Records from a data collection
....................

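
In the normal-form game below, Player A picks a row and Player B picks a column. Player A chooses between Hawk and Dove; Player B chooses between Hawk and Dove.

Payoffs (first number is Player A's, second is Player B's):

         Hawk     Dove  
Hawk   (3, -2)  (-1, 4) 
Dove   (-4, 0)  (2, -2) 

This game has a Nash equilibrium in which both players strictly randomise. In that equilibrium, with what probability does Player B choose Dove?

Let y be the probability that Player B plays Hawk. In a completely mixed equilibrium, Player A must be indifferent between Hawk and Dove.
Player A's expected payoff from Hawk is 3y − (1−y); from Dove it is −4y + 2(1−y).
Setting these equal: 4y − 1 = −6y + 2, so y = 3/10.
Therefore Player B plays Dove with probability 1 − 3/10 = 7/10.

7/10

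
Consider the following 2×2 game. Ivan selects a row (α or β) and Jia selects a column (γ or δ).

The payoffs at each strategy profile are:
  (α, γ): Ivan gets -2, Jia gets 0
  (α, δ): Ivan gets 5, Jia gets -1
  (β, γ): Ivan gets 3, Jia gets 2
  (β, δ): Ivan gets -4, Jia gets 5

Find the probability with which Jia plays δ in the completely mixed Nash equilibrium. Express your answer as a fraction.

5/14

Let q be the probability that Jia plays γ. In a completely mixed equilibrium, Ivan must be indifferent between α and β.
Ivan's expected payoff from α is −2q + 5(1−q); from β it is 3q − 4(1−q).
Setting these equal: −7q + 5 = 7q − 4, so q = 9/14.
Therefore Jia plays δ with probability 1 − 9/14 = 5/14.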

....................

*Task prompt:*
When a line of the records has the word "gets", pick it out and copy it.

*Response area:*
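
  (α, γ): Ivan gets -2, Jia gets 0
  (α, δ): Ivan gets 5, Jia gets -1
  (β, γ): Ivan gets 3, Jia gets 2
  (β, δ): Ivan gets -4, Jia gets 5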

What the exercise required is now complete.